WHAT THIS TASK INVOLVES » An exact reproduction of the lines from the one with "A conventional activated-sludge system is to treat 784" to the end of the data below is required. No other lines may be included.

[Opening RECORDED INFORMATION section]

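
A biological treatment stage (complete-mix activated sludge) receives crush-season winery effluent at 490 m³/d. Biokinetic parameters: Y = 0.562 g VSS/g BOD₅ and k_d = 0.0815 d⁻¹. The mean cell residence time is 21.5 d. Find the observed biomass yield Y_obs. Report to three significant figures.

Y_obs ≈ 0.204 g VSS/g BOD₅

Observed yield with endogenous decay: Y_obs = Y / (1 + k_d·θ_c) = 0.562 / (1 + 0.0815 × 21.5) = 0.562 / 2.752 = 0.2042 g VSS/g BOD₅.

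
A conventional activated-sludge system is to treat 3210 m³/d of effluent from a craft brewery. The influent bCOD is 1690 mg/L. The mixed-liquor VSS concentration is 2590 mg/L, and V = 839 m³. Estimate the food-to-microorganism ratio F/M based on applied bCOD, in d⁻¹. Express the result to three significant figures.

F/M = Q·S₀ / (V·X) = 3210 × 1690 / (839.0 × 2590) = 2.496 g bCOD·(g VSS·d)⁻¹.

F/M ≈ 2.50 d⁻¹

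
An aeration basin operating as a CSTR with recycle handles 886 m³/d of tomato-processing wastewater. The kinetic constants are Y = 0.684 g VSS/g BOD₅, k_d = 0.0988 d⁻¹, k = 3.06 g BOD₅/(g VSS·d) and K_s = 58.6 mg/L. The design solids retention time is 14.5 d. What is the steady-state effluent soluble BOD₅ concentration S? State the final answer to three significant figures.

For a completely mixed reactor with recycle the Lawrence–McCarty relation gives S = K_s·(1 + k_d·θ_c) / [θ_c·(Y·k − k_d) − 1] = 58.6 × (1 + 0.0988 × 14.5) / [14.5 × (0.684 × 3.06 − 0.0988) − 1] = 142.6 / 27.92 = 5.106 mg/L.

S ≈ 5.11 mg/L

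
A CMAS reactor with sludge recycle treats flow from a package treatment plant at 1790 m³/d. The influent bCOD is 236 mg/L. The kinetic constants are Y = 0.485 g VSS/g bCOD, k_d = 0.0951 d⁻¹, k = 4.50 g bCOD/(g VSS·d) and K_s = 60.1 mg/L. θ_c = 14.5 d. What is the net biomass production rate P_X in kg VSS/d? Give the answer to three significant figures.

P_X ≈ 84.3 kg VSS/d

Effluent substrate depends only on kinetics and SRT: S = K_s(1 + k_d θ_c) / [θ_c(Yk − k_d) − 1] = 60.1 × (1 + 0.0951 × 14.5) / [14.5 × (0.485 × 4.50 − 0.0951) − 1] = 143.0 / 29.27 = 4.885 mg/L.
Correct the yield for decay: Y_obs = Y/(1 + k_d θ_c) = 0.485 / (1 + 0.0951 × 14.5) = 0.485 / 2.379 = 0.2039.
Mass of bCOD removed per day: Q(S₀ − S) = 1790 × 231.1 g/m³ = 413.7 kg/d.
Biomass produced: P_X = Y_obs·Q·ΔS = 0.2039 × 413.7 ≈ 84.34 kg VSS/d.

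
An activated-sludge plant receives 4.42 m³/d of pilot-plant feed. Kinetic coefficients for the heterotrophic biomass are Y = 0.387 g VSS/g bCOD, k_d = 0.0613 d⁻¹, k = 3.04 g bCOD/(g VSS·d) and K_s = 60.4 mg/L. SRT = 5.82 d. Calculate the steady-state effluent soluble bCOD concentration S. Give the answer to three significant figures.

From the Monod/SRT balance for a CMAS, S = K_s·(1+k_d θ_c)/[θ_c·(Y k − k_d) − 1] = 60.4 × (1 + 0.0613 × 5.82) / [5.82 × (0.387 × 3.04 − 0.0613) − 1] = 81.95 / 5.490 = 14.93 mg/L.

S ≈ 14.9 mg/L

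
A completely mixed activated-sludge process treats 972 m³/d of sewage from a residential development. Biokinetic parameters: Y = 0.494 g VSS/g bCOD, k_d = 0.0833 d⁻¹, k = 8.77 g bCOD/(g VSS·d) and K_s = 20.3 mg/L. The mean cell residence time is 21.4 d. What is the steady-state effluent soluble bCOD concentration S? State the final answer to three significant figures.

Effluent substrate depends only on kinetics and SRT: S = K_s(1 + k_d θ_c) / [θ_c(Yk − k_d) − 1] = 20.3 × (1 + 0.0833 × 21.4) / [21.4 × (0.494 × 8.77 − 0.0833) − 1] = 56.49 / 89.93 = 0.6281 mg/L.

S ≈ 0.628 mg/L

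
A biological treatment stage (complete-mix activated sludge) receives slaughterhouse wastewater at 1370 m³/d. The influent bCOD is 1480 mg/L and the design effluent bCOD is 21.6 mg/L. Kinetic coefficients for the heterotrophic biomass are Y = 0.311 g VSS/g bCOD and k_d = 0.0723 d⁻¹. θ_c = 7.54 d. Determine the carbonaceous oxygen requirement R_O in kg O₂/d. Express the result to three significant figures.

The observed yield is Y_obs = Y/(1 + k_d·θ_c) = 0.311 / (1 + 0.0723 × 7.54) = 0.311 / 1.545 = 0.2013 g VSS per g bCOD removed.
ΔS = 1480 − 21.6 = 1458 mg/L, so the substrate removal rate is 1370 × 1458/1000 = 1998 kg bCOD/d.
Biomass synthesised: P_X = Y_obs × 1998 = 402.2 kg VSS/d.
R_O = Q·(S₀ − S) − 1.42·P_X = 1998 − 1.42 × 402.2 = 1427 kg O₂/d.

R_O ≈ 1430 kg O₂/d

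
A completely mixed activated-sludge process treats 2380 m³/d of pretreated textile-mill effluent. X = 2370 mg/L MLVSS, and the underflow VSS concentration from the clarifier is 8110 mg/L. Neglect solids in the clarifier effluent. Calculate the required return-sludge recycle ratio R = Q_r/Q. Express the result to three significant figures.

Mass balance around the secondary clarifier (neglecting effluent solids): R = X / (X_r − X) = 2370 / (8110 − 2370) = 0.4129.

R ≈ 0.413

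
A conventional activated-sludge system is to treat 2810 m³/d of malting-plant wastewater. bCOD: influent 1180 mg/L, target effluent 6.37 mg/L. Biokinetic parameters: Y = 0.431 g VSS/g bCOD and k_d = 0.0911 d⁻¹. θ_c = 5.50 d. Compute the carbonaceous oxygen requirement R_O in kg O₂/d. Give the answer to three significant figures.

Observed yield with endogenous decay: Y_obs = Y / (1 + k_d·θ_c) = 0.431 / (1 + 0.0911 × 5.50) = 0.431 / 1.501 = 0.2871 g VSS/g bCOD.
Substrate removed = Q·(S₀ − S) = 2810 m³/d × (1180 − 6.37) g/m³ = 3.3×10^6 g/d = 3298 kg/d.
Net sludge production P_X = 0.2871 × 3298 = 946.9 kg VSS/d.
R_O = Q·(S₀ − S) − 1.42·P_X = 3298 − 1.42 × 946.9 = 1953 kg O₂/d.

R_O ≈ 1950 kg O₂/d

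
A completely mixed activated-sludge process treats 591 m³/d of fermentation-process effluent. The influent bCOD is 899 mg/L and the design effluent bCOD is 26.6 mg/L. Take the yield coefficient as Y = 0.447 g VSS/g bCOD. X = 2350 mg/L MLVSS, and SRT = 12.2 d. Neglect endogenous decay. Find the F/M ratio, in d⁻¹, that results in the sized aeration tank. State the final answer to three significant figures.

V·X = Y·Q·ΔS·θ_c gives V = 0.447 × 591 × (899 − 26.6) × 12.2 / 2350 = 1196 m³.
F/M = Q·S₀ / (V·X) = 591 × 899 / (1196 × 2350) = 0.1890 g bCOD·(g VSS·d)⁻¹.

F/M ≈ 0.189 d⁻¹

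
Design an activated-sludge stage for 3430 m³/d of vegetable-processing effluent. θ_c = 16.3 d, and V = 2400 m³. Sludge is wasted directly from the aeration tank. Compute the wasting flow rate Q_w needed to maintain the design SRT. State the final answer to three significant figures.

Q_w ≈ 147 m³/d

For wasting at MLVSS concentration, Q_w = V/θ_c = 2400/16.3 = 147.2 m³/d.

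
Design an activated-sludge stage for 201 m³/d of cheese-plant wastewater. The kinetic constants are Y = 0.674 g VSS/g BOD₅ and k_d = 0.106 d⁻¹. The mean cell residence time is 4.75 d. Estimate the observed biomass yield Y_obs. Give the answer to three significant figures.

Y_obs ≈ 0.448 g VSS/g BOD₅

Correct the yield for decay: Y_obs = Y/(1 + k_d θ_c) = 0.674 / (1 + 0.106 × 4.75) = 0.674 / 1.503 = 0.4483.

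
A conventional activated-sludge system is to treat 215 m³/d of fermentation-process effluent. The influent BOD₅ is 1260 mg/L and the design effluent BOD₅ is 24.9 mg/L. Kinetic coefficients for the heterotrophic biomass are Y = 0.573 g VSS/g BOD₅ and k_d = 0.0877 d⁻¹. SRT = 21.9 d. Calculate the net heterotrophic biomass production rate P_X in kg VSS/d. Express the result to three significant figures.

P_X ≈ 52.1 kg VSS/d

Y_obs = Y / (1 + k_d θ_c) = 0.573 / (1 + 0.0877 × 21.9) = 0.573 / 2.921 = 0.1962.
Substrate removed = Q·(S₀ − S) = 215 m³/d × (1260 − 24.9) g/m³ = 2.66×10^5 g/d = 265.5 kg/d.
P_X = Y_obs · Q(S₀ − S) = 0.1962 × 265.5 = 52.10 kg VSS/d.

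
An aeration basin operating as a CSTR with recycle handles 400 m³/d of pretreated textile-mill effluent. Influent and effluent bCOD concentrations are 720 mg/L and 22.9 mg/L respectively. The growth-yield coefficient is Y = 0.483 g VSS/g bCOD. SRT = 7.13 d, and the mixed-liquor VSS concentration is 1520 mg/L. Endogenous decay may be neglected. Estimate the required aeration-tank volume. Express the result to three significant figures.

With k_d = 0 the design equation reduces to V = Y Q (S₀−S) θ_c / X = 0.483 × 400 × (720 − 22.9) × 7.13 / 1520 = 631.8 m³.

V ≈ 632 m³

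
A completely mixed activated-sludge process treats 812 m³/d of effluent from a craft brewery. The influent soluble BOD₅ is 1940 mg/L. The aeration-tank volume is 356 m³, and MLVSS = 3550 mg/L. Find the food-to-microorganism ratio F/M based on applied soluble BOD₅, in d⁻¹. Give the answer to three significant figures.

F/M ≈ 1.25 d⁻¹

F/M = applied load / biomass = Q·S₀/(V·X) = 812 × 1940 / (356.0 × 3550) = 1.246 d⁻¹.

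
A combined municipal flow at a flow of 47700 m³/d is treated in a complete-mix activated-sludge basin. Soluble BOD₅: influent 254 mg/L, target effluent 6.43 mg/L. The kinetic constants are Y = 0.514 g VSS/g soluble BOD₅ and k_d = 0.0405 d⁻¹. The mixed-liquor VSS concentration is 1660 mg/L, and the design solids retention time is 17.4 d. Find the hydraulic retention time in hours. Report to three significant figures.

τ ≈ 18.8 h

Rearranging the biomass balance for a CMAS with decay, V = Y·Q·ΔS·θ_c / [X·(1+k_d θ_c)] = 0.514 × 47700 × (254 − 6.43) × 17.4 / [1660 × (1 + 0.0405 × 17.4)] = 1.06×10^8 / 2830 = 37323 m³.
τ = V/Q = 37323/47700 = 0.7824 d, or 18.78 h.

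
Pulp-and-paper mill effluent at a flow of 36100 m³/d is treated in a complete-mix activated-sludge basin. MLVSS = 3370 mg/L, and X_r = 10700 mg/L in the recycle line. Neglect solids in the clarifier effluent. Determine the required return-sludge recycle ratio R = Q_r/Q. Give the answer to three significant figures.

R ≈ 0.460

Mass balance around the secondary clarifier (neglecting effluent solids): R = X / (X_r − X) = 3370 / (10700 − 3370) = 0.4598.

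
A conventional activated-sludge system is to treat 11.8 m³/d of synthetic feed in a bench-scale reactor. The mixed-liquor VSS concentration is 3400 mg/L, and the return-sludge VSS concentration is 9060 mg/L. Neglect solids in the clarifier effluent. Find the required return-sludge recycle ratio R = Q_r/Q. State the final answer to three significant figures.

Mass balance around the secondary clarifier (neglecting effluent solids): R = X / (X_r − X) = 3400 / (9060 − 3400) = 0.6007.

R ≈ 0.601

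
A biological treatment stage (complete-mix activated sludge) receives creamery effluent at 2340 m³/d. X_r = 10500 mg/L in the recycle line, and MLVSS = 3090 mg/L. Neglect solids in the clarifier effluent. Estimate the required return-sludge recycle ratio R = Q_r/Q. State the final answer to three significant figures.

Mass balance around the secondary clarifier (neglecting effluent solids): R = X / (X_r − X) = 3090 / (10500 − 3090) = 0.4170.

R ≈ 0.417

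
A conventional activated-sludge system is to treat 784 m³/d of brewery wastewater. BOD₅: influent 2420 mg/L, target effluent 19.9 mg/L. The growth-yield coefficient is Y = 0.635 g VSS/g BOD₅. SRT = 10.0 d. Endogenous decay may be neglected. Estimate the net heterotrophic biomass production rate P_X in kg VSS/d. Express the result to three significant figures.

P_X ≈ 1190 kg VSS/d

Since k_d ≈ 0, Y_obs = Y = 0.635 g VSS/g BOD₅.
ΔS = 2420 − 19.9 = 2400 mg/L, so the substrate removal rate is 784 × 2400/1000 = 1882 kg BOD₅/d.
So the net sludge growth is P_X = 0.6350 × 1882 = 1195 kg VSS/d.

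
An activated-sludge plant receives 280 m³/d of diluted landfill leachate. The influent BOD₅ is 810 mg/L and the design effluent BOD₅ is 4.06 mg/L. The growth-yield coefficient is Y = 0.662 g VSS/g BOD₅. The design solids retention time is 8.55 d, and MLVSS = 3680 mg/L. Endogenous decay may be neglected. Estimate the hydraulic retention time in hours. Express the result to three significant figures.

V·X = Y·Q·ΔS·θ_c gives V = 0.662 × 280 × (810 − 4.06) × 8.55 / 3680 = 347.1 m³.
HRT = V/Q = 347.1 m³ / 280 m³·d⁻¹ = 1.240 d × 24 = 29.75 h.

τ ≈ 29.8 h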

[Closing RECORDED INFORMATION section]

RESULT »
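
A conventional activated-sludge system is to treat 784 m³/d of brewery wastewater. BOD₅: influent 2420 mg/L, target effluent 19.9 mg/L. The growth-yield coefficient is Y = 0.635 g VSS/g BOD₅. SRT = 10.0 d. Endogenous decay may be neglected. Estimate the net heterotrophic biomass production rate P_X in kg VSS/d. Express the result to three significant figures.

P_X ≈ 1190 kg VSS/d

Since k_d ≈ 0, Y_obs = Y = 0.635 g VSS/g BOD₅.
ΔS = 2420 − 19.9 = 2400 mg/L, so the substrate removal rate is 784 × 2400/1000 = 1882 kg BOD₅/d.
So the net sludge growth is P_X = 0.6350 × 1882 = 1195 kg VSS/d.

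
An activated-sludge plant receives 280 m³/d of diluted landfill leachate. The influent BOD₅ is 810 mg/L and the design effluent BOD₅ is 4.06 mg/L. The growth-yield coefficient is Y = 0.662 g VSS/g BOD₅. The design solids retention time is 8.55 d, and MLVSS = 3680 mg/L. Endogenous decay may be neglected. Estimate the hydraulic retention time in hours. Express the result to three significant figures.

V·X = Y·Q·ΔS·θ_c gives V = 0.662 × 280 × (810 − 4.06) × 8.55 / 3680 = 347.1 m³.
HRT = V/Q = 347.1 m³ / 280 m³·d⁻¹ = 1.240 d × 24 = 29.75 h.

τ ≈ 29.8 h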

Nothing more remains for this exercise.